(Data in this exercise begins)

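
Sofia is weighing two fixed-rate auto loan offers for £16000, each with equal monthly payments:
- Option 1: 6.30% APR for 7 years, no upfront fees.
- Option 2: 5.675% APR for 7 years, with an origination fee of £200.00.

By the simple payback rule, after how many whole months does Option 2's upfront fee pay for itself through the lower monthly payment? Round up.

Option 1: at 6.30% the monthly rate is 0.0052500, so the payment is 16,000 × 0.0052500 / (1 − 1.0052500^−84) = £236.04.
Option 2: monthly rate = 5.675%/12 = 0.0047292; payment = 16,000 × 0.0047292 / (1 − (1+0.0047292)^−84) = £231.25.
Monthly savings = £236.04 − £231.25 = £4.79.
Break-even = £200.00 / £4.79 = 41.75 → 42 months.

42 months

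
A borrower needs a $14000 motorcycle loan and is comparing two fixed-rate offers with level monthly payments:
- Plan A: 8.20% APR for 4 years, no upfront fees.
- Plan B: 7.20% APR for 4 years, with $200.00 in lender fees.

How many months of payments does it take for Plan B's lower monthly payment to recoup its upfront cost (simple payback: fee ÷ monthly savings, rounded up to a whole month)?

Plan A: monthly rate = 8.2%/12 = 0.0068333; payment = 14,000 × 0.0068333 / (1 − (1+0.0068333)^−48) = $343.10.
Plan B: monthly rate = 7.2%/12 = 0.0060000; payment = 14,000 × 0.0060000 / (1 − (1+0.0060000)^−48) = $336.55.
Monthly savings = $343.10 − $336.55 = $6.55.
Break-even = $200.00 / $6.55 = 30.53 → 31 months.

31 months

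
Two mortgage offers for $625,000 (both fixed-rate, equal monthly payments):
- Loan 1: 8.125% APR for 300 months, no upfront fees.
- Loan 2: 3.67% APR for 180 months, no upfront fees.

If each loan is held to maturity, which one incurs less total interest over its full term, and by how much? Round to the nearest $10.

Loan 2 by $649,050

Loan 1: at 8.125% the monthly rate is 0.0067708, so the payment is 625,000 × 0.0067708 / (1 − 1.0067708^−300) = $4,875.72.
Total interest on Loan 1 = 300 × $4,875.72 − $625,000 = $837,716.00.
Loan 2: at 3.67% the monthly rate is 0.0030583, so the payment is 625,000 × 0.0030583 / (1 − 1.0030583^−180) = $4,520.37.
Total interest on Loan 2 = 180 × $4,520.37 − $625,000 = $188,666.60.
Loan 2 is lower by $649,049.40.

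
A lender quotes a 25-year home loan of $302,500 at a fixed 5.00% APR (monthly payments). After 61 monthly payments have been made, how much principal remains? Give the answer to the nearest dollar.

With monthly rate i = 5%/12 = 0.0041667, the balance after k of n payments is P · [(1+i)^n − (1+i)^k] / [(1+i)^n − 1].
(1+0.0041667)^300 = 3.48129045 and (1+0.0041667)^61 = 1.28870601, so the balance is 302,500 × (3.48129045 − 1.28870601) / (3.48129045 − 1) = $267,303.17.

$267,303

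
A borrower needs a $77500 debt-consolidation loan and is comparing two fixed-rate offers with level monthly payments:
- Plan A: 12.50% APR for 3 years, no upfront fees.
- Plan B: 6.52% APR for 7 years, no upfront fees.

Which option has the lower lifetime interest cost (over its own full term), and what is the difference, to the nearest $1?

Plan A: at 12.50% the monthly rate is 0.0104167, so the payment is 77,500 × 0.0104167 / (1 − 1.0104167^−36) = $2,592.66.
Total interest on Plan A = 36 × $2,592.66 − $77,500 = $15,835.76.
Plan B: at 6.52% the monthly rate is 0.0054333, so the payment is 77,500 × 0.0054333 / (1 − 1.0054333^−84) = $1,151.58.
Total interest on Plan B = 84 × $1,151.58 − $77,500 = $19,232.72.
Plan A is lower by $3,396.96.

Plan A by $3,397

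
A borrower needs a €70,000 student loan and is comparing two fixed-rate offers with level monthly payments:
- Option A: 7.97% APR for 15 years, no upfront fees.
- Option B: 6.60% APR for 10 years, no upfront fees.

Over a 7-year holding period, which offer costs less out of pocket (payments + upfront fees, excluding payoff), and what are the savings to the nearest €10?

Option A by €10,980

Option A: monthly rate = 7.97%/12 = 0.0066417; payment = 70,000 × 0.0066417 / (1 − (1+0.0066417)^−180) = €667.74.
Option B: at 6.60% the monthly rate is 0.0055000, so the payment is 70,000 × 0.0055000 / (1 − 1.0055000^−120) = €798.40.
Over 84 months: Option A costs 84 × €667.74 = €56,090.16; Option B costs 84 × €798.40 = €67,065.60.
Option A is cheaper by €67,065.60 − €56,090.16 = €10,975.44.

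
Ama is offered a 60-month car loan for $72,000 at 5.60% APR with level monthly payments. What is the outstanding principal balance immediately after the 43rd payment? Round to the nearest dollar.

With monthly rate i = 5.6%/12 = 0.0046667, the balance after k of n payments is P · [(1+i)^n − (1+i)^k] / [(1+i)^n − 1].
(1+0.0046667)^60 = 1.32226833 and (1+0.0046667)^43 = 1.22164694, so the balance is 72,000 × (1.32226833 − 1.22164694) / (1.32226833 − 1) = $22,480.46.

$22,480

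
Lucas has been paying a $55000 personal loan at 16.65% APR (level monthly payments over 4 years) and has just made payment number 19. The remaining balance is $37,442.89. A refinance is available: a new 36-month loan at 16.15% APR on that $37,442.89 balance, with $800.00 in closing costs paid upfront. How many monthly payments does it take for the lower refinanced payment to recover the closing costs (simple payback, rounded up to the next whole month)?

Current payment = 55,000 × 16.65%/12 / (1 − (1+0.0138750)^−48) = $1,577.09.
Refinanced payment = 37,442.89 × 0.0134583 / (1 − (1+0.0134583)^−36) = $1,319.16.
Monthly savings = $1,577.09 − $1,319.16 = $257.93.
Break-even = $800.00 / $257.93 = 3.10 → 4 months.

4 months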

(Data in this exercise ends)

Transcribe the records from their first line. Stop after the line with "- Option 2: 5.675%", including it.

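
Sofia is weighing two fixed-rate auto loan offers for £16000, each with equal monthly payments:
- Option 1: 6.30% APR for 7 years, no upfront fees.
- Option 2: 5.675% APR for 7 years, with an origination fee of £200.00.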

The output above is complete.